TRY IT:
Retype every line of the data, keeping each word exactly.

[Items listed in a dataset]
---*---

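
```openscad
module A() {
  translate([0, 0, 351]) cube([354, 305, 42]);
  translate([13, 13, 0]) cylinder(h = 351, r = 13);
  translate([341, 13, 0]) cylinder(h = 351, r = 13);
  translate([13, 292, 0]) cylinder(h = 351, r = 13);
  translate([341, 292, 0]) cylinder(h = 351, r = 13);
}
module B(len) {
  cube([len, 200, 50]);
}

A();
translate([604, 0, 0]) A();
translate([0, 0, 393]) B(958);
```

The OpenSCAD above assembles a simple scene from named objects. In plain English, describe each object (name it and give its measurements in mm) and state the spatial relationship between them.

A is a simple wooden stool: a rectangular seat 354 mm (x) by 305 mm (y), 42 mm thick, top face at z = 393 mm, on four round legs, each 26 mm in diameter. The legs rest on z = 0, each leg's axis is inset half a diameter from the nearest pair of seat edges (so the leg's bounding box is flush with the corner).

B is a rectangular beam 958 mm long (x), 200 mm deep (y), 50 mm thick (z).

The beam spans the tops of two stools placed 250 mm apart, resting at z = 393 mm.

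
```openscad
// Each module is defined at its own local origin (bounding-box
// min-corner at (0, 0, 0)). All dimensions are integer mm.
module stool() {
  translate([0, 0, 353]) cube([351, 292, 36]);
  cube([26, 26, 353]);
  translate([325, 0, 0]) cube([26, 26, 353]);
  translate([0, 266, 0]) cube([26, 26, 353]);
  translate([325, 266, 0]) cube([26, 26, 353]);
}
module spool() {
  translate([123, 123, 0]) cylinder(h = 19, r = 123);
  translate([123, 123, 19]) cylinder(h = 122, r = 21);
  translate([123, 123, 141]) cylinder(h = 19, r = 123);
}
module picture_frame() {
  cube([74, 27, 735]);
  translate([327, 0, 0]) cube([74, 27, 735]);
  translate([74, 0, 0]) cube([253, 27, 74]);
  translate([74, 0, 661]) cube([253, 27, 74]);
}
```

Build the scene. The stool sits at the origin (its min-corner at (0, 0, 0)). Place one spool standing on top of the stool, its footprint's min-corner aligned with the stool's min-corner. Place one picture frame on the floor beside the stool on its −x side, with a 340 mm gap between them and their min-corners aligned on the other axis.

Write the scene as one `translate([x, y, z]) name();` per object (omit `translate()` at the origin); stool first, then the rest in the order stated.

stool();
translate([0, 0, 389]) spool();
translate([-741, 0, 0]) picture_frame();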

---*---

WRITTEN ANSWER:
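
```openscad
module A() {
  translate([0, 0, 351]) cube([354, 305, 42]);
  translate([13, 13, 0]) cylinder(h = 351, r = 13);
  translate([341, 13, 0]) cylinder(h = 351, r = 13);
  translate([13, 292, 0]) cylinder(h = 351, r = 13);
  translate([341, 292, 0]) cylinder(h = 351, r = 13);
}
module B(len) {
  cube([len, 200, 50]);
}

A();
translate([604, 0, 0]) A();
translate([0, 0, 393]) B(958);
```

The OpenSCAD above assembles a simple scene from named objects. In plain English, describe each object (name it and give its measurements in mm) and state the spatial relationship between them.

A is a simple wooden stool: a rectangular seat 354 mm (x) by 305 mm (y), 42 mm thick, top face at z = 393 mm, on four round legs, each 26 mm in diameter. The legs rest on z = 0, each leg's axis is inset half a diameter from the nearest pair of seat edges (so the leg's bounding box is flush with the corner).

B is a rectangular beam 958 mm long (x), 200 mm deep (y), 50 mm thick (z).

The beam spans the tops of two stools placed 250 mm apart, resting at z = 393 mm.

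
```openscad
// Each module is defined at its own local origin (bounding-box
// min-corner at (0, 0, 0)). All dimensions are integer mm.
module stool() {
  translate([0, 0, 353]) cube([351, 292, 36]);
  cube([26, 26, 353]);
  translate([325, 0, 0]) cube([26, 26, 353]);
  translate([0, 266, 0]) cube([26, 26, 353]);
  translate([325, 266, 0]) cube([26, 26, 353]);
}
module spool() {
  translate([123, 123, 0]) cylinder(h = 19, r = 123);
  translate([123, 123, 19]) cylinder(h = 122, r = 21);
  translate([123, 123, 141]) cylinder(h = 19, r = 123);
}
module picture_frame() {
  cube([74, 27, 735]);
  translate([327, 0, 0]) cube([74, 27, 735]);
  translate([74, 0, 0]) cube([253, 27, 74]);
  translate([74, 0, 661]) cube([253, 27, 74]);
}
```

Build the scene. The stool sits at the origin (its min-corner at (0, 0, 0)). Place one spool standing on top of the stool, its footprint's min-corner aligned with the stool's min-corner. Place one picture frame on the floor beside the stool on its −x side, with a 340 mm gap between them and their min-corners aligned on the other axis.

Write the scene as one `translate([x, y, z]) name();` per object (omit `translate()` at the origin); stool first, then the rest in the order stated.

stool();
translate([0, 0, 389]) spool();
translate([-741, 0, 0]) picture_frame();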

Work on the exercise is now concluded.